### Task requirements:
When you find the line with "Let y(J, g)/3" among the records below, reproduce it and each line after it exactly, ending with the line with "Answer: -12551/3 ≈ -4183.7".

━━━━━━━━━━━━━━━━

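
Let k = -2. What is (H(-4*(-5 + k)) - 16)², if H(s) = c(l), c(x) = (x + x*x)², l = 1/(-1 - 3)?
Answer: 16703569/65536 ≈ 254.88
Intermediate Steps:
l = -¼ (l = 1/(-4) = -¼ ≈ -0.25000)
c(x) = (x + x²)²
H(s) = 9/256 (H(s) = (-¼)²*(1 - ¼)² = (¾)²/16 = (1/16)*(9/16) = 9/256)
(H(-4*(-5 + k)) - 16)² = (9/256 - 16)² = (-4087/256)² = 16703569/65536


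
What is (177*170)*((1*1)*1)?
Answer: 30090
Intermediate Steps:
(177*170)*((1*1)*1) = 30090*(1*1) = 30090*1 = 30090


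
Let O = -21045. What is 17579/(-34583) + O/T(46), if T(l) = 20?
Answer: -145630163/138332 ≈ -1052.8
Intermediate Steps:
17579/(-34583) + O/T(46) = 17579/(-34583) - 21045/20 = 17579*(-1/34583) - 21045*1/20 = -17579/34583 - 4209/4 = -145630163/138332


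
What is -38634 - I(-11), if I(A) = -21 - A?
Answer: -38624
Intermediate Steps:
-38634 - I(-11) = -38634 - (-21 - 1*(-11)) = -38634 - (-21 + 11) = -38634 - 1*(-10) = -38634 + 10 = -38624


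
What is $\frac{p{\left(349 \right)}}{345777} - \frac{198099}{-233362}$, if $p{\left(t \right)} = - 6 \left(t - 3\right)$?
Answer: $\frac{22671206137}{26897070758} \approx 0.84289$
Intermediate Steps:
$p{\left(t \right)} = 18 - 6 t$ ($p{\left(t \right)} = - 6 \left(-3 + t\right) = 18 - 6 t$)
$\frac{p{\left(349 \right)}}{345777} - \frac{198099}{-233362} = \frac{18 - 2094}{345777} - \frac{198099}{-233362} = \left(18 - 2094\right) \frac{1}{345777} - - \frac{198099}{233362} = \left(-2076\right) \frac{1}{345777} + \frac{198099}{233362} = - \frac{692}{115259} + \frac{198099}{233362} = \frac{22671206137}{26897070758}$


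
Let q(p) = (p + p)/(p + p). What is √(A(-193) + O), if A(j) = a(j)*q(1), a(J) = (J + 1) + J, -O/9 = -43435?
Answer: 7*√7970 ≈ 624.92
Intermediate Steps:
O = 390915 (O = -9*(-43435) = 390915)
a(J) = 1 + 2*J (a(J) = (1 + J) + J = 1 + 2*J)
q(p) = 1 (q(p) = (2*p)/((2*p)) = (2*p)*(1/(2*p)) = 1)
A(j) = 1 + 2*j (A(j) = (1 + 2*j)*1 = 1 + 2*j)
√(A(-193) + O) = √((1 + 2*(-193)) + 390915) = √((1 - 386) + 390915) = √(-385 + 390915) = √390530 = 7*√7970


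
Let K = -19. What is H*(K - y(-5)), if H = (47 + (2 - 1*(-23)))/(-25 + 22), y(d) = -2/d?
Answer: 2328/5 ≈ 465.60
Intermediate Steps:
H = -24 (H = (47 + (2 + 23))/(-3) = (47 + 25)*(-⅓) = 72*(-⅓) = -24)
H*(K - y(-5)) = -24*(-19 - (-2)/(-5)) = -24*(-19 - (-2)*(-1)/5) = -24*(-19 - 1*⅖) = -24*(-19 - ⅖) = -24*(-97/5) = 2328/5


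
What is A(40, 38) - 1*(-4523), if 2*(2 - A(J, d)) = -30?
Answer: 4540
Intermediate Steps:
A(J, d) = 17 (A(J, d) = 2 - ½*(-30) = 2 + 15 = 17)
A(40, 38) - 1*(-4523) = 17 - 1*(-4523) = 17 + 4523 = 4540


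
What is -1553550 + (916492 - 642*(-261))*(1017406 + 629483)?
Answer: 1785315054456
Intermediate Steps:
-1553550 + (916492 - 642*(-261))*(1017406 + 629483) = -1553550 + (916492 + 167562)*1646889 = -1553550 + 1084054*1646889 = -1553550 + 1785316608006 = 1785315054456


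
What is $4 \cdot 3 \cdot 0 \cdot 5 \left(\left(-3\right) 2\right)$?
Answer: $0$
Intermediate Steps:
$4 \cdot 3 \cdot 0 \cdot 5 \left(\left(-3\right) 2\right) = 4 \cdot 0 \cdot 5 \left(-6\right) = 4 \cdot 0 \left(-6\right) = 0 \left(-6\right) = 0$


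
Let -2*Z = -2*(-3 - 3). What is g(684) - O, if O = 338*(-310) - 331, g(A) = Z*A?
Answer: 101007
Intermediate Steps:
Z = -6 (Z = -(-1)*(-3 - 3) = -(-1)*(-6) = -1/2*12 = -6)
g(A) = -6*A
O = -105111 (O = -104780 - 331 = -105111)
g(684) - O = -6*684 - 1*(-105111) = -4104 + 105111 = 101007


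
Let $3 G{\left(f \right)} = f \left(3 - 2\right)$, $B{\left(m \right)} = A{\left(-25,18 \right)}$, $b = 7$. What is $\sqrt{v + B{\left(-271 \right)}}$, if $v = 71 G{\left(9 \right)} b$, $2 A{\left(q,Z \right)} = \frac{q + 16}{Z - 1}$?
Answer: $\frac{\sqrt{1723290}}{34} \approx 38.61$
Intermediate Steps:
$A{\left(q,Z \right)} = \frac{16 + q}{2 \left(-1 + Z\right)}$ ($A{\left(q,Z \right)} = \frac{\left(q + 16\right) \frac{1}{Z - 1}}{2} = \frac{\left(16 + q\right) \frac{1}{-1 + Z}}{2} = \frac{\frac{1}{-1 + Z} \left(16 + q\right)}{2} = \frac{16 + q}{2 \left(-1 + Z\right)}$)
$B{\left(m \right)} = - \frac{9}{34}$ ($B{\left(m \right)} = \frac{16 - 25}{2 \left(-1 + 18\right)} = \frac{1}{2} \cdot \frac{1}{17} \left(-9\right) = - \frac{9}{34}$)
$G{\left(f \right)} = \frac{f}{3}$ ($G{\left(f \right)} = \frac{f \left(3 - 2\right)}{3} = \frac{f 1}{3} = \frac{f}{3}$)
$v = 1491$ ($v = 71 \cdot \frac{1}{3} \cdot 9 \cdot 7 = 71 \cdot 3 \cdot 7 = 213 \cdot 7 = 1491$)
$\sqrt{v + B{\left(-271 \right)}} = \sqrt{1491 - \frac{9}{34}} = \sqrt{\frac{50685}{34}} = \frac{\sqrt{1723290}}{34}$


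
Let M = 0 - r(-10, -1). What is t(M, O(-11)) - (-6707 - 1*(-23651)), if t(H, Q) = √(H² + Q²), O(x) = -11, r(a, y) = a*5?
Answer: -16944 + √2621 ≈ -16893.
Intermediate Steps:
r(a, y) = 5*a
M = 50 (M = 0 - 5*(-10) = 0 - 1*(-50) = 0 + 50 = 50)
t(M, O(-11)) - (-6707 - 1*(-23651)) = √(50² + (-11)²) - (-6707 - 1*(-23651)) = √(2500 + 121) - (-6707 + 23651) = √2621 - 1*16944 = √2621 - 16944 = -16944 + √2621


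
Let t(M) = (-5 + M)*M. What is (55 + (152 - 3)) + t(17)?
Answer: 408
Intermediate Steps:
t(M) = M*(-5 + M)
(55 + (152 - 3)) + t(17) = (55 + (152 - 3)) + 17*(-5 + 17) = (55 + 149) + 17*12 = 204 + 204 = 408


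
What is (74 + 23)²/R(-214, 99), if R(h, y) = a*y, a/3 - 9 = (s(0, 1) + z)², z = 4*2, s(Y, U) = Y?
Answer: 9409/21681 ≈ 0.43397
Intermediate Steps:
z = 8
a = 219 (a = 27 + 3*(0 + 8)² = 27 + 3*8² = 27 + 3*64 = 27 + 192 = 219)
R(h, y) = 219*y
(74 + 23)²/R(-214, 99) = (74 + 23)²/((219*99)) = 97²/21681 = 9409*(1/21681) = 9409/21681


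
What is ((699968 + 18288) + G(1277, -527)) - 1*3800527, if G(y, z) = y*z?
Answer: -3755250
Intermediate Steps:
((699968 + 18288) + G(1277, -527)) - 1*3800527 = ((699968 + 18288) + 1277*(-527)) - 1*3800527 = (718256 - 672979) - 3800527 = 45277 - 3800527 = -3755250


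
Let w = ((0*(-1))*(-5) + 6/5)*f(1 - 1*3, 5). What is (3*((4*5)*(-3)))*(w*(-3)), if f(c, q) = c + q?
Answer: 1944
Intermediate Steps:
w = 18/5 (w = ((0*(-1))*(-5) + 6/5)*((1 - 1*3) + 5) = (0*(-5) + 6*(1/5))*((1 - 3) + 5) = (0 + 6/5)*(-2 + 5) = (6/5)*3 = 18/5 ≈ 3.6000)
(3*((4*5)*(-3)))*(w*(-3)) = (3*((4*5)*(-3)))*((18/5)*(-3)) = (3*(20*(-3)))*(-54/5) = (3*(-60))*(-54/5) = -180*(-54/5) = 1944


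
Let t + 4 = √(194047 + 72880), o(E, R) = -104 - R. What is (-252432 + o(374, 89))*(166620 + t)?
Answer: -42091367000 - 252625*√266927 ≈ -4.2222e+10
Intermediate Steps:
t = -4 + √266927 (t = -4 + √(194047 + 72880) = -4 + √266927 ≈ 512.65)
(-252432 + o(374, 89))*(166620 + t) = (-252432 + (-104 - 1*89))*(166620 + (-4 + √266927)) = (-252432 + (-104 - 89))*(166616 + √266927) = (-252432 - 193)*(166616 + √266927) = -252625*(166616 + √266927) = -42091367000 - 252625*√266927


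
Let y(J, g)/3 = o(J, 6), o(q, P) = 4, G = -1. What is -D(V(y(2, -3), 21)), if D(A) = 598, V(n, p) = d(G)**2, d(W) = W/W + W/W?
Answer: -598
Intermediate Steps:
d(W) = 2 (d(W) = 1 + 1 = 2)
y(J, g) = 12 (y(J, g) = 3*4 = 12)
V(n, p) = 4 (V(n, p) = 2**2 = 4)
-D(V(y(2, -3), 21)) = -1*598 = -598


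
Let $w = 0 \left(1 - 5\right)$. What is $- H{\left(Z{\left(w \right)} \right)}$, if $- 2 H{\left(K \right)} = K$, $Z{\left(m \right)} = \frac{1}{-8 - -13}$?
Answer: $\frac{1}{10} \approx 0.1$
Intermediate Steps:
$w = 0$ ($w = 0 \left(-4\right) = 0$)
$Z{\left(m \right)} = \frac{1}{5}$ ($Z{\left(m \right)} = \frac{1}{-8 + 13} = \frac{1}{5}$)
$H{\left(K \right)} = - \frac{K}{2}$
$- H{\left(Z{\left(w \right)} \right)} = - \frac{-1}{2 \cdot 5} = \left(-1\right) \left(- \frac{1}{10}\right) = \frac{1}{10}$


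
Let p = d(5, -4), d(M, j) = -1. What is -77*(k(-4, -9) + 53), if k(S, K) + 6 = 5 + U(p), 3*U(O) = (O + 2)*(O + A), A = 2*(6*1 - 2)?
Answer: -12551/3 ≈ -4183.7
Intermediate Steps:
p = -1
A = 8 (A = 2*(6 - 2) = 2*4 = 8)
U(O) = (2 + O)*(8 + O)/3 (U(O) = ((O + 2)*(O + 8))/3 = ((2 + O)*(8 + O))/3 = (2 + O)*(8 + O)/3)
k(S, K) = 4/3 (k(S, K) = -6 + (5 + (16/3 + (⅓)*(-1)² + (10/3)*(-1))) = -6 + (5 + (16/3 + (⅓)*1 - 10/3)) = -6 + (5 + (16/3 + ⅓ - 10/3)) = -6 + (5 + 7/3) = -6 + 22/3 = 4/3)
-77*(k(-4, -9) + 53) = -77*(4/3 + 53) = -77*163/3 = -12551/3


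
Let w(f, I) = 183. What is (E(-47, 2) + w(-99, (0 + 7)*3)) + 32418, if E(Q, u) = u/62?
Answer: 1010632/31 ≈ 32601.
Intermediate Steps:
E(Q, u) = u/62 (E(Q, u) = u*(1/62) = u/62)
(E(-47, 2) + w(-99, (0 + 7)*3)) + 32418 = ((1/62)*2 + 183) + 32418 = (1/31 + 183) + 32418 = 5674/31 + 32418 = 1010632/31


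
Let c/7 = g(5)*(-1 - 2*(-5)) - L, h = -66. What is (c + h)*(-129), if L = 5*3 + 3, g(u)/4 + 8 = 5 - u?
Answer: 284832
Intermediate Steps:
g(u) = -12 - 4*u (g(u) = -32 + 4*(5 - u) = -32 + (20 - 4*u) = -12 - 4*u)
L = 18 (L = 15 + 3 = 18)
c = -2142 (c = 7*((-12 - 4*5)*(-1 - 2*(-5)) - 1*18) = 7*((-12 - 20)*(-1 + 10) - 18) = 7*(-32*9 - 18) = 7*(-288 - 18) = 7*(-306) = -2142)
(c + h)*(-129) = (-2142 - 66)*(-129) = -2208*(-129) = 284832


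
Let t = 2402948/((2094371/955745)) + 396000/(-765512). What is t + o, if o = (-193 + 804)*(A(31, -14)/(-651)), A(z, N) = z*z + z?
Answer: 419185188255932432/382597599909 ≈ 1.0956e+6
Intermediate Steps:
A(z, N) = z + z² (A(z, N) = z² + z = z + z²)
o = -19552/21 (o = (-193 + 804)*((31*(1 + 31))/(-651)) = 611*((31*32)*(-1/651)) = 611*(992*(-1/651)) = 611*(-32/21) = -19552/21 ≈ -931.05)
t = 19978162135256240/18218933329 (t = 2402948/((2094371*(1/955745))) + 396000*(-1/765512) = 2402948/(2094371/955745) - 4500/8699 = 2402948*(955745/2094371) - 4500/8699 = 2296605536260/2094371 - 4500/8699 = 19978162135256240/18218933329 ≈ 1.0966e+6)
t + o = 19978162135256240/18218933329 - 19552/21 = 419185188255932432/382597599909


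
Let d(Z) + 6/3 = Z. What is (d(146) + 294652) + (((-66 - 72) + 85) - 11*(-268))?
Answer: 297691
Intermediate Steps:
d(Z) = -2 + Z
(d(146) + 294652) + (((-66 - 72) + 85) - 11*(-268)) = ((-2 + 146) + 294652) + (((-66 - 72) + 85) - 11*(-268)) = (144 + 294652) + ((-138 + 85) + 2948) = 294796 + (-53 + 2948) = 294796 + 2895 = 297691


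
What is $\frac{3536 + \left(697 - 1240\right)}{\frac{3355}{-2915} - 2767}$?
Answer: $- \frac{158629}{146712} \approx -1.0812$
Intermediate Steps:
$\frac{3536 + \left(697 - 1240\right)}{\frac{3355}{-2915} - 2767} = \frac{3536 - 543}{3355 \left(- \frac{1}{2915}\right) - 2767} = \frac{2993}{- \frac{61}{53} - 2767} = \frac{2993}{- \frac{146712}{53}} = 2993 \left(- \frac{53}{146712}\right) = - \frac{158629}{146712}$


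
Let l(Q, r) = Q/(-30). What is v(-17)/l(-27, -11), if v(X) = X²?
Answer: 2890/9 ≈ 321.11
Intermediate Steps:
l(Q, r) = -Q/30 (l(Q, r) = Q*(-1/30) = -Q/30)
v(-17)/l(-27, -11) = (-17)²/((-1/30*(-27))) = 289/(9/10) = 289*(10/9) = 2890/9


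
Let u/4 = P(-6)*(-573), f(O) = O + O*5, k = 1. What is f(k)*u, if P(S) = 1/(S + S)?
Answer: 1146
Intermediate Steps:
f(O) = 6*O (f(O) = O + 5*O = 6*O)
P(S) = 1/(2*S)
u = 191 (u = 4*(((1/2)/(-6))*(-573)) = 4*(((1/2)*(-1/6))*(-573)) = 4*(-1/12*(-573)) = 4*(191/4) = 191)
f(k)*u = (6*1)*191 = 6*191 = 1146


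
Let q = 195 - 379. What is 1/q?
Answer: -1/184 ≈ -0.0054348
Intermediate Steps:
q = -184
1/q = 1/(-184) = -1/184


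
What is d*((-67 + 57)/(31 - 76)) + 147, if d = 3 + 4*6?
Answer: 153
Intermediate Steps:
d = 27 (d = 3 + 24 = 27)
d*((-67 + 57)/(31 - 76)) + 147 = 27*((-67 + 57)/(31 - 76)) + 147 = 27*(-10/(-45)) + 147 = 27*(-10*(-1/45)) + 147 = 27*(2/9) + 147 = 6 + 147 = 153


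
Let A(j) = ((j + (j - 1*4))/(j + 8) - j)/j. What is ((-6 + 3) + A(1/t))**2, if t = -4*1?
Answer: 2704/961 ≈ 2.8137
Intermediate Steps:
t = -4
A(j) = (-j + (-4 + 2*j)/(8 + j))/j (A(j) = ((j + (j - 4))/(8 + j) - j)/j = ((j + (-4 + j))/(8 + j) - j)/j = ((-4 + 2*j)/(8 + j) - j)/j = (-j + (-4 + 2*j)/(8 + j))/j)
((-6 + 3) + A(1/t))**2 = ((-6 + 3) + (-4 - (1/(-4))**2 - 6/(-4))/((1/(-4))*(8 + 1/(-4))))**2 = (-3 + (-4 - (-1/4)**2 - 6*(-1/4))/((-1/4)*(8 - 1/4)))**2 = (-3 - 4*(-4 - 1*1/16 + 3/2)/31/4)**2 = (-3 - 4*4/31*(-4 - 1/16 + 3/2))**2 = (-3 - 4*4/31*(-41/16))**2 = (-3 + 41/31)**2 = (-52/31)**2 = 2704/961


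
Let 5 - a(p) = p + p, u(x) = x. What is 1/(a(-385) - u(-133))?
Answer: 1/908 ≈ 0.0011013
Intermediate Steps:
a(p) = 5 - 2*p (a(p) = 5 - (p + p) = 5 - 2*p)
1/(a(-385) - u(-133)) = 1/((5 - 2*(-385)) - 1*(-133)) = 1/((5 + 770) + 133) = 1/(775 + 133) = 1/908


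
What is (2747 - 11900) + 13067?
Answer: 3914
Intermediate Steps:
(2747 - 11900) + 13067 = -9153 + 13067 = 3914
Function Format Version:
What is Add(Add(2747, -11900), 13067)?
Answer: 3914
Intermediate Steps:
Add(Add(2747, -11900), 13067) = Add(-9153, 13067) = 3914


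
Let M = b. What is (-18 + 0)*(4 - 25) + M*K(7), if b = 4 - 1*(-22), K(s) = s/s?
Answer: 404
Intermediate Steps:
K(s) = 1
b = 26 (b = 4 + 22 = 26)
M = 26
(-18 + 0)*(4 - 25) + M*K(7) = (-18 + 0)*(4 - 25) + 26*1 = -18*(-21) + 26 = 378 + 26 = 404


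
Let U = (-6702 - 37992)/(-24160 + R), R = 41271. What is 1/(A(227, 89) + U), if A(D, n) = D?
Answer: 17111/3839503 ≈ 0.0044566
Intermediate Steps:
U = -44694/17111 (U = (-6702 - 37992)/(-24160 + 41271) = -44694/17111 ≈ -2.6120)
1/(A(227, 89) + U) = 1/(227 - 44694/17111) = 1/(3839503/17111) = 17111/3839503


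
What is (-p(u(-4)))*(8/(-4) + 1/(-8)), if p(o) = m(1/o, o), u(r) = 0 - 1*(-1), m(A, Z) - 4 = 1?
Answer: 85/8 ≈ 10.625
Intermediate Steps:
m(A, Z) = 5 (m(A, Z) = 4 + 1 = 5)
u(r) = 1 (u(r) = 0 + 1 = 1)
p(o) = 5
(-p(u(-4)))*(8/(-4) + 1/(-8)) = (-1*5)*(8/(-4) + 1/(-8)) = -5*(8*(-1/4) + 1*(-1/8)) = -5*(-2 - 1/8) = -5*(-17/8) = 85/8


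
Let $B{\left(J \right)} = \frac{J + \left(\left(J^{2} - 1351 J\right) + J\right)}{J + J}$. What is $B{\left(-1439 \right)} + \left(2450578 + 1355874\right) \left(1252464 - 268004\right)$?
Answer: $3747299734526$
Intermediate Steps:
$B{\left(J \right)} = \frac{J^{2} - 1349 J}{2 J}$ ($B{\left(J \right)} = \frac{J + \left(J^{2} - 1350 J\right)}{2 J} = \left(J^{2} - 1349 J\right) \frac{1}{2 J} = \frac{J^{2} - 1349 J}{2 J}$)
$B{\left(-1439 \right)} + \left(2450578 + 1355874\right) \left(1252464 - 268004\right) = \left(- \frac{1349}{2} + \frac{1}{2} \left(-1439\right)\right) + \left(2450578 + 1355874\right) \left(1252464 - 268004\right) = \left(- \frac{1349}{2} - \frac{1439}{2}\right) + 3806452 \cdot 984460 = -1394 + 3747299735920 = 3747299734526$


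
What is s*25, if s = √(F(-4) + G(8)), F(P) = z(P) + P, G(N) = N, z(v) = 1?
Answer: 25*√5 ≈ 55.902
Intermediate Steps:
F(P) = 1 + P
s = √5 (s = √((1 - 4) + 8) = √(-3 + 8) = √5 ≈ 2.2361)
s*25 = √5*25 = 25*√5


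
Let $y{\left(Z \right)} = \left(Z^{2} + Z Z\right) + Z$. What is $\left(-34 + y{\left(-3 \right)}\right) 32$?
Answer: $-608$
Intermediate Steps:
$y{\left(Z \right)} = Z + 2 Z^{2}$ ($y{\left(Z \right)} = \left(Z^{2} + Z^{2}\right) + Z = 2 Z^{2} + Z = Z + 2 Z^{2}$)
$\left(-34 + y{\left(-3 \right)}\right) 32 = \left(-34 - 3 \left(1 + 2 \left(-3\right)\right)\right) 32 = \left(-34 - 3 \left(1 - 6\right)\right) 32 = \left(-34 - -15\right) 32 = \left(-34 + 15\right) 32 = \left(-19\right) 32 = -608$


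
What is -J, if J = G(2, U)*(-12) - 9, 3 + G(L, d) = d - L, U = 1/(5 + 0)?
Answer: -243/5 ≈ -48.600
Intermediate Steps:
U = 1/5 ≈ 0.20000
G(L, d) = -3 + d - L (G(L, d) = -3 + (d - L) = -3 + d - L)
J = 243/5 (J = (-3 + 1/5 - 1*2)*(-12) - 9 = (-3 + 1/5 - 2)*(-12) - 9 = -24/5*(-12) - 9 = 288/5 - 9 = 243/5 ≈ 48.600)
-J = -1*243/5 = -243/5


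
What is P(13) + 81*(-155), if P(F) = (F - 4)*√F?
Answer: -12555 + 9*√13 ≈ -12523.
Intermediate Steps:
P(F) = √F*(-4 + F) (P(F) = (-4 + F)*√F = √F*(-4 + F))
P(13) + 81*(-155) = √13*(-4 + 13) + 81*(-155) = √13*9 - 12555 = 9*√13 - 12555 = -12555 + 9*√13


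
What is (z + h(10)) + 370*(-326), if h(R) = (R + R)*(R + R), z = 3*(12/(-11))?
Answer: -1322456/11 ≈ -1.2022e+5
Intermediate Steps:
z = -36/11 (z = 3*(12*(-1/11)) = 3*(-12/11) = -36/11 ≈ -3.2727)
h(R) = 4*R² (h(R) = (2*R)*(2*R) = 4*R²)
(z + h(10)) + 370*(-326) = (-36/11 + 4*10²) + 370*(-326) = (-36/11 + 4*100) - 120620 = (-36/11 + 400) - 120620 = 4364/11 - 120620 = -1322456/11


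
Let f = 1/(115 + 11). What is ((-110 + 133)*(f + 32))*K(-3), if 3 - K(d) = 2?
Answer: 92759/126 ≈ 736.18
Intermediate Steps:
f = 1/126 ≈ 0.0079365
K(d) = 1 (K(d) = 3 - 1*2 = 3 - 2 = 1)
((-110 + 133)*(f + 32))*K(-3) = ((-110 + 133)*(1/126 + 32))*1 = (23*(4033/126))*1 = (92759/126)*1 = 92759/126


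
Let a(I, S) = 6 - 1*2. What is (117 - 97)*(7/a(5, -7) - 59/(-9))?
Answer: 1495/9 ≈ 166.11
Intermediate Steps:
a(I, S) = 4 (a(I, S) = 6 - 2 = 4)
(117 - 97)*(7/a(5, -7) - 59/(-9)) = (117 - 97)*(7/4 - 59/(-9)) = 20*(7*(¼) - 59*(-⅑)) = 20*(7/4 + 59/9) = 20*(299/36) = 1495/9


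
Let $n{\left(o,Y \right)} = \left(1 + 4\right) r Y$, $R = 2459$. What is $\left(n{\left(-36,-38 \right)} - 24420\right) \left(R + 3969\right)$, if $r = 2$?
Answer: $-159414400$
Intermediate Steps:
$n{\left(o,Y \right)} = 10 Y$ ($n{\left(o,Y \right)} = \left(1 + 4\right) 2 Y = 5 \cdot 2 Y = 10 Y$)
$\left(n{\left(-36,-38 \right)} - 24420\right) \left(R + 3969\right) = \left(10 \left(-38\right) - 24420\right) \left(2459 + 3969\right) = \left(-380 - 24420\right) 6428 = \left(-24800\right) 6428 = -159414400$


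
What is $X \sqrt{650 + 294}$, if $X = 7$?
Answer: $28 \sqrt{59} \approx 215.07$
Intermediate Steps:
$X \sqrt{650 + 294} = 7 \sqrt{650 + 294} = 7 \sqrt{944} = 7 \cdot 4 \sqrt{59} = 28 \sqrt{59}$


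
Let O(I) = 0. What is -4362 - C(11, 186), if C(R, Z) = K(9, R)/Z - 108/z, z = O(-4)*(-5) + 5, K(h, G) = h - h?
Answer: -21702/5 ≈ -4340.4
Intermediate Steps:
K(h, G) = 0
z = 5 (z = 0*(-5) + 5 = 0 + 5 = 5)
C(R, Z) = -108/5 (C(R, Z) = 0/Z - 108/5 = 0 - 108*⅕ = 0 - 108/5 = -108/5)
-4362 - C(11, 186) = -4362 - 1*(-108/5) = -4362 + 108/5 = -21702/5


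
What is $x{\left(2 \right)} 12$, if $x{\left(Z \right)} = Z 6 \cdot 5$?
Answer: $720$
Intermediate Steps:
$x{\left(Z \right)} = 30 Z$ ($x{\left(Z \right)} = 6 Z 5 = 30 Z$)
$x{\left(2 \right)} 12 = 30 \cdot 2 \cdot 12 = 60 \cdot 12 = 720$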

━━━━━━━━━━━━━━━━

### Final answer:
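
Let y(J, g)/3 = o(J, 6), o(q, P) = 4, G = -1. What is -D(V(y(2, -3), 21)), if D(A) = 598, V(n, p) = d(G)**2, d(W) = W/W + W/W?
Answer: -598
Intermediate Steps:
d(W) = 2 (d(W) = 1 + 1 = 2)
y(J, g) = 12 (y(J, g) = 3*4 = 12)
V(n, p) = 4 (V(n, p) = 2**2 = 4)
-D(V(y(2, -3), 21)) = -1*598 = -598


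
Let $w = 0 \left(1 - 5\right)$. What is $- H{\left(Z{\left(w \right)} \right)}$, if $- 2 H{\left(K \right)} = K$, $Z{\left(m \right)} = \frac{1}{-8 - -13}$?
Answer: $\frac{1}{10} \approx 0.1$
Intermediate Steps:
$w = 0$ ($w = 0 \left(-4\right) = 0$)
$Z{\left(m \right)} = \frac{1}{5}$ ($Z{\left(m \right)} = \frac{1}{-8 + 13} = \frac{1}{5}$)
$H{\left(K \right)} = - \frac{K}{2}$
$- H{\left(Z{\left(w \right)} \right)} = - \frac{-1}{2 \cdot 5} = \left(-1\right) \left(- \frac{1}{10}\right) = \frac{1}{10}$


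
Let p = d(5, -4), d(M, j) = -1. What is -77*(k(-4, -9) + 53), if k(S, K) + 6 = 5 + U(p), 3*U(O) = (O + 2)*(O + A), A = 2*(6*1 - 2)?
Answer: -12551/3 ≈ -4183.7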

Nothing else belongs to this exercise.